What you are asked to do: Pick out the lines below with "Answer" and list them.

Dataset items
+++

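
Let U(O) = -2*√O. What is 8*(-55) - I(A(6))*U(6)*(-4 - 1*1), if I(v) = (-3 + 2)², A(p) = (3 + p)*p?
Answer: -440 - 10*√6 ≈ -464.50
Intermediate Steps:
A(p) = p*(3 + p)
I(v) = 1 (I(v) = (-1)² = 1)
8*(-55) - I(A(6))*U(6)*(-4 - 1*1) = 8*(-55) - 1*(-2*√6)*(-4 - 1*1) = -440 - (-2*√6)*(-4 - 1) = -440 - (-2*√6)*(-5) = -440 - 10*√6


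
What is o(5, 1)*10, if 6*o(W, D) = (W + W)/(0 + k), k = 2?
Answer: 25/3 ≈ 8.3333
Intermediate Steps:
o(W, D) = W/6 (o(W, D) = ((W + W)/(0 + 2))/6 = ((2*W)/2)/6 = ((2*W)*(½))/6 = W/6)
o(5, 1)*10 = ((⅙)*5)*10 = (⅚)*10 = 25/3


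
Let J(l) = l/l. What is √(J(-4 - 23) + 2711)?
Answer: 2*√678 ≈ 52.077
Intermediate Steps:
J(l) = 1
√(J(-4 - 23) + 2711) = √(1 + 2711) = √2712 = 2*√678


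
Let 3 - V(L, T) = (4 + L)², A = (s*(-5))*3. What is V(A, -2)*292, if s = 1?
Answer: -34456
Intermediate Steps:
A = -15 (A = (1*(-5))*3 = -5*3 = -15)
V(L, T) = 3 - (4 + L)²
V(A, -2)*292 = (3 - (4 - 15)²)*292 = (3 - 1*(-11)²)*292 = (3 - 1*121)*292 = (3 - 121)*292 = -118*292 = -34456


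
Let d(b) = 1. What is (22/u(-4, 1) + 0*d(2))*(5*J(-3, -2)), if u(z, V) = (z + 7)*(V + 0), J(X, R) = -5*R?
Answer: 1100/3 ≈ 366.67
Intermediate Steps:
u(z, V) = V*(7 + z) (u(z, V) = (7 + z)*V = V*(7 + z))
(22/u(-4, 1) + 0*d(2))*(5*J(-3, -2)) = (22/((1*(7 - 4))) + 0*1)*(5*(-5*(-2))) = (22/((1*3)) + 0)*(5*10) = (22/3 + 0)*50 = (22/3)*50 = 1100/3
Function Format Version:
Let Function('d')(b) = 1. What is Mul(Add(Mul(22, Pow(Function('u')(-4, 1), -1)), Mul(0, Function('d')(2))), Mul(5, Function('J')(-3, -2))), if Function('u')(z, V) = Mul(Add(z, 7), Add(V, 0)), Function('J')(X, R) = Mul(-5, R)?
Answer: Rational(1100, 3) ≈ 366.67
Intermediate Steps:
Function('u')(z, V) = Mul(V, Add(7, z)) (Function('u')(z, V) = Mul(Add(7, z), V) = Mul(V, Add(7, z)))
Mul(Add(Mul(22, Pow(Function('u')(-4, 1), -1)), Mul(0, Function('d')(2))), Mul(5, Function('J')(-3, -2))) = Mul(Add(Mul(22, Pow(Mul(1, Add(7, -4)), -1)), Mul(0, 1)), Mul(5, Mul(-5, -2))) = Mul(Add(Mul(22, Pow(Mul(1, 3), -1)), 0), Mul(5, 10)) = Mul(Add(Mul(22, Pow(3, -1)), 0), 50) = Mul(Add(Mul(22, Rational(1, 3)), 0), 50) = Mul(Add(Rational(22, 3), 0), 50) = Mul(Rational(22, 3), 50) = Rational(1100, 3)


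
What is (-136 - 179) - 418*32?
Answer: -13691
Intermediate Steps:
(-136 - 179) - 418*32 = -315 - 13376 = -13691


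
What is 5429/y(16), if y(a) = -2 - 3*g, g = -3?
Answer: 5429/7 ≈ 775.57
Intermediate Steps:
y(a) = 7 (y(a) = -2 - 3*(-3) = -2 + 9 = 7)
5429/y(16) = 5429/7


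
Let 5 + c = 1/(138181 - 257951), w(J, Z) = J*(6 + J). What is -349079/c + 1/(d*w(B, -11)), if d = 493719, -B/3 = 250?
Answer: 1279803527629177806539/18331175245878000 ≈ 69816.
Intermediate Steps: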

+++

Result:
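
Answer: -440 - 10*√6 ≈ -464.50
Answer: 25/3 ≈ 8.3333
Answer: 2*√678 ≈ 52.077
Answer: -34456
Answer: 1100/3 ≈ 366.67
Answer: Rational(1100, 3) ≈ 366.67
Answer: -13691
Answer: 5429/7 ≈ 775.57
Answer: 1279803527629177806539/18331175245878000 ≈ 69816.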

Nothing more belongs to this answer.